- _Problem_:
When you reach the line containing "Trying to schedule a parent-teacher" in the data below, begin returning lines exactly as written, and stop once the line containing "- Farrukh is" has been returned.

Listed records Block Start

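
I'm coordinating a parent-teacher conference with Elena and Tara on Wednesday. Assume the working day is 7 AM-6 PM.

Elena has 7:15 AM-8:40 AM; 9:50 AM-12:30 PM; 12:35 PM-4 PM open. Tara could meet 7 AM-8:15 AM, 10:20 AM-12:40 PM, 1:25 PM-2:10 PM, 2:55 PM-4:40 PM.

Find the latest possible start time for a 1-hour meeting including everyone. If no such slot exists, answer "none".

15:00

Elena ∩ Tara: 07:15-08:15, 10:20-12:30, 12:35-12:40, 13:25-14:10, 14:55-16:00.
Those are the intersection windows.
The last common window of at least 60 minutes is 14:55-16:00; a 60-minute meeting can start as late as 15:00 and still end by 16:00.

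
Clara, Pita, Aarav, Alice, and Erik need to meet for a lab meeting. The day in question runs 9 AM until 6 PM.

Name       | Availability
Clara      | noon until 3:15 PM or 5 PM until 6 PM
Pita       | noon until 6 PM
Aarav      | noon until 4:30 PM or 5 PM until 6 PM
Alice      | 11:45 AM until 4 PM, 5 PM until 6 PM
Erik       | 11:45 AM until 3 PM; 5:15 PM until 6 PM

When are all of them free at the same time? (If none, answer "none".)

12:00-15:00, 17:15-18:00

Clara ∩ Pita: 12:00-15:15, 17:00-18:00.
Clara ∩ Pita ∩ Aarav: 12:00-15:15, 17:00-18:00.
Clara ∩ Pita ∩ Aarav ∩ Alice: 12:00-15:15, 17:00-18:00.
Clara ∩ Pita ∩ Aarav ∩ Alice ∩ Erik: 12:00-15:00, 17:15-18:00.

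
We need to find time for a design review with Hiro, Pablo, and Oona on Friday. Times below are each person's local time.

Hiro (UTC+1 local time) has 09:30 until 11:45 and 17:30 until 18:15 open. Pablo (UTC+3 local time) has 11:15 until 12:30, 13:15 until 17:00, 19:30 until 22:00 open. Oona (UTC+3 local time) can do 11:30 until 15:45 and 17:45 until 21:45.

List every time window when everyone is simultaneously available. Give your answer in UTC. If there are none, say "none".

Hiro in UTC: 08:30-10:45, 16:30-17:15 (subtract 1h to convert from UTC+1).
Pablo in UTC: 08:15-09:30, 10:15-14:00, 16:30-19:00 (subtract 3h to convert from UTC+3).
Oona in UTC: 08:30-12:45, 14:45-18:45 (subtract 3h to convert from UTC+3).
Hiro ∩ Pablo: 08:30-09:30, 10:15-10:45, 16:30-17:15.
Hiro ∩ Pablo ∩ Oona: 08:30-09:30, 10:15-10:45, 16:30-17:15.

08:30-09:30, 10:15-10:45, 16:30-17:15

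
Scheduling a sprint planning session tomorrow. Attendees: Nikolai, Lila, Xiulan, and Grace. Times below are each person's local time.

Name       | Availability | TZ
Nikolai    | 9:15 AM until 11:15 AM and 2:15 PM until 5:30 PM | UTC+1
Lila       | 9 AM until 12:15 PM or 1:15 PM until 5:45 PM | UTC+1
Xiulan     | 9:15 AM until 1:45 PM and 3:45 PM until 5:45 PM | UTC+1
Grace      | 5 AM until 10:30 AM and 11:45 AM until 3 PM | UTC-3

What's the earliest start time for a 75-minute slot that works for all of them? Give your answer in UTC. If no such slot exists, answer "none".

Nikolai in UTC: 08:15-10:15, 13:15-16:30 (subtract 1h to convert from UTC+1).
Lila in UTC: 08:00-11:15, 12:15-16:45 (subtract 1h to convert from UTC+1).
Xiulan in UTC: 08:15-12:45, 14:45-16:45 (subtract 1h to convert from UTC+1).
Grace in UTC: 08:00-13:30, 14:45-18:00 (add 3h to convert from UTC-3).
Nikolai ∩ Lila: 08:15-10:15, 13:15-16:30.
Nikolai ∩ Lila ∩ Xiulan: 08:15-10:15, 14:45-16:30.
Nikolai ∩ Lila ∩ Xiulan ∩ Grace: 08:15-10:15, 14:45-16:30.
The first common window of at least 75 minutes is 08:15-10:15, so the earliest start is 08:15.

08:15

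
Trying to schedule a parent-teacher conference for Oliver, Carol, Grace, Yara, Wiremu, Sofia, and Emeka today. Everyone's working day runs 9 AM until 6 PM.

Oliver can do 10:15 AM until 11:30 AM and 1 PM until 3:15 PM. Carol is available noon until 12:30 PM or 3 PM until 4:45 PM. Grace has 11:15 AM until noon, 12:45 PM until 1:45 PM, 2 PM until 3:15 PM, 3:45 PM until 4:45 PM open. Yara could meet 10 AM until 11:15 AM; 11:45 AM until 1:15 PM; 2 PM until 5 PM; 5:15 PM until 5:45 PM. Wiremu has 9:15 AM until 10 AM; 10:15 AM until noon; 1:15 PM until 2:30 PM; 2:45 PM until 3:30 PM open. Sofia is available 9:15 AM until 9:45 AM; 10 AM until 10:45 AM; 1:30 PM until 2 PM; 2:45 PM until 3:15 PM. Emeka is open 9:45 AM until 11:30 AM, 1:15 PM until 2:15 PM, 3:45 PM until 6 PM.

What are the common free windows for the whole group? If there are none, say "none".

Oliver ∩ Carol: 15:00-15:15.
Oliver ∩ Carol ∩ Grace: 15:00-15:15.
Oliver ∩ Carol ∩ Grace ∩ Yara: 15:00-15:15.
Oliver ∩ Carol ∩ Grace ∩ Yara ∩ Wiremu: 15:00-15:15.
Oliver ∩ Carol ∩ Grace ∩ Yara ∩ Wiremu ∩ Sofia: 15:00-15:15.
Oliver ∩ Carol ∩ Grace ∩ Yara ∩ Wiremu ∩ Sofia ∩ Emeka: ∅.
There is no time when everyone is free.

none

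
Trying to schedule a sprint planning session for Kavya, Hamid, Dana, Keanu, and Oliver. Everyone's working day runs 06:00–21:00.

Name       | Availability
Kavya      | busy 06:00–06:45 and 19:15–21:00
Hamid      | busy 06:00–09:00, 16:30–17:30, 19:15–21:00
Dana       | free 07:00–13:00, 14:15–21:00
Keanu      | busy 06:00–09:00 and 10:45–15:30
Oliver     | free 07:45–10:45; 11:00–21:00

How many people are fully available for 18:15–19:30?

Kavya free: 06:45-19:15 (invert busy blocks within the working day).
Hamid free: 09:00-16:30, 17:30-19:15 (invert busy blocks within the working day).
Dana free: 07:00-13:00, 14:15-21:00.
Keanu free: 09:00-10:45, 15:30-21:00 (invert busy blocks within the working day).
Oliver free: 07:45-10:45, 11:00-21:00.
Dana, Keanu, and Oliver can make the full 18:15-19:30 slot — that's 3.

3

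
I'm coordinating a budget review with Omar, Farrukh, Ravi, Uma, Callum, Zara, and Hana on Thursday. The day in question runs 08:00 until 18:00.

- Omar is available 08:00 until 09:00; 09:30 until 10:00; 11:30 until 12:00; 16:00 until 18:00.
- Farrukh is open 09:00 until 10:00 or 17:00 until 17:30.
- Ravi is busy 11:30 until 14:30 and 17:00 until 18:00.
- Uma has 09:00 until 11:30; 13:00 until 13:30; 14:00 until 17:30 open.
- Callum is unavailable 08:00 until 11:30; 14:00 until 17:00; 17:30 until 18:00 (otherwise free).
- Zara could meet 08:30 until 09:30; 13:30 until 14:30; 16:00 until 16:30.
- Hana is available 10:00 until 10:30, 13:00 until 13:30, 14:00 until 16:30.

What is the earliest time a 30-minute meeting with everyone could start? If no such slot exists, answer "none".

none

Omar free: 08:00-09:00, 09:30-10:00, 11:30-12:00, 16:00-18:00.
Farrukh free: 09:00-10:00, 17:00-17:30.
Ravi free: 08:00-11:30, 14:30-17:00 (invert busy blocks within the working day).
Uma free: 09:00-11:30, 13:00-13:30, 14:00-17:30.
Callum free: 11:30-14:00, 17:00-17:30 (invert busy blocks within the working day).
Zara free: 08:30-09:30, 13:30-14:30, 16:00-16:30.
Hana free: 10:00-10:30, 13:00-13:30, 14:00-16:30.
Omar ∩ Farrukh: 09:30-10:00, 17:00-17:30.
Omar ∩ Farrukh ∩ Ravi: 09:30-10:00.
Omar ∩ Farrukh ∩ Ravi ∩ Uma: 09:30-10:00.
Omar ∩ Farrukh ∩ Ravi ∩ Uma ∩ Callum: ∅.
Omar ∩ Farrukh ∩ Ravi ∩ Uma ∩ Callum ∩ Zara: ∅.
Omar ∩ Farrukh ∩ Ravi ∩ Uma ∩ Callum ∩ Zara ∩ Hana: ∅.
There is no time when everyone is free.
No common window is at least 30 minutes long.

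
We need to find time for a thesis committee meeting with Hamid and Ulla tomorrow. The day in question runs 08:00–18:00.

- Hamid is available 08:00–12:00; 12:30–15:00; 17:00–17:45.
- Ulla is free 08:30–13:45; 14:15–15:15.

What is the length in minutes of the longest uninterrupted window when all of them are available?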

Listed records Block End

- _Written answer_:
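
Trying to schedule a parent-teacher conference for Oliver, Carol, Grace, Yara, Wiremu, Sofia, and Emeka today. Everyone's working day runs 9 AM until 6 PM.

Oliver can do 10:15 AM until 11:30 AM and 1 PM until 3:15 PM. Carol is available noon until 12:30 PM or 3 PM until 4:45 PM. Grace has 11:15 AM until noon, 12:45 PM until 1:45 PM, 2 PM until 3:15 PM, 3:45 PM until 4:45 PM open. Yara could meet 10 AM until 11:15 AM; 11:45 AM until 1:15 PM; 2 PM until 5 PM; 5:15 PM until 5:45 PM. Wiremu has 9:15 AM until 10 AM; 10:15 AM until noon; 1:15 PM until 2:30 PM; 2:45 PM until 3:30 PM open. Sofia is available 9:15 AM until 9:45 AM; 10 AM until 10:45 AM; 1:30 PM until 2 PM; 2:45 PM until 3:15 PM. Emeka is open 9:45 AM until 11:30 AM, 1:15 PM until 2:15 PM, 3:45 PM until 6 PM.

What are the common free windows for the whole group? If there are none, say "none".

Oliver ∩ Carol: 15:00-15:15.
Oliver ∩ Carol ∩ Grace: 15:00-15:15.
Oliver ∩ Carol ∩ Grace ∩ Yara: 15:00-15:15.
Oliver ∩ Carol ∩ Grace ∩ Yara ∩ Wiremu: 15:00-15:15.
Oliver ∩ Carol ∩ Grace ∩ Yara ∩ Wiremu ∩ Sofia: 15:00-15:15.
Oliver ∩ Carol ∩ Grace ∩ Yara ∩ Wiremu ∩ Sofia ∩ Emeka: ∅.
There is no time when everyone is free.

none

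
Trying to schedule a sprint planning session for Kavya, Hamid, Dana, Keanu, and Oliver. Everyone's working day runs 06:00–21:00.

Name       | Availability
Kavya      | busy 06:00–06:45 and 19:15–21:00
Hamid      | busy 06:00–09:00, 16:30–17:30, 19:15–21:00
Dana       | free 07:00–13:00, 14:15–21:00
Keanu      | busy 06:00–09:00 and 10:45–15:30
Oliver     | free 07:45–10:45; 11:00–21:00

How many people are fully available for 18:15–19:30?

Kavya free: 06:45-19:15 (invert busy blocks within the working day).
Hamid free: 09:00-16:30, 17:30-19:15 (invert busy blocks within the working day).
Dana free: 07:00-13:00, 14:15-21:00.
Keanu free: 09:00-10:45, 15:30-21:00 (invert busy blocks within the working day).
Oliver free: 07:45-10:45, 11:00-21:00.
Dana, Keanu, and Oliver can make the full 18:15-19:30 slot — that's 3.

3

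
I'm coordinating a budget review with Omar, Farrukh, Ravi, Uma, Callum, Zara, and Hana on Thursday. The day in question runs 08:00 until 18:00.

- Omar is available 08:00 until 09:00; 09:30 until 10:00; 11:30 until 12:00; 16:00 until 18:00.
- Farrukh is open 09:00 until 10:00 or 17:00 until 17:30.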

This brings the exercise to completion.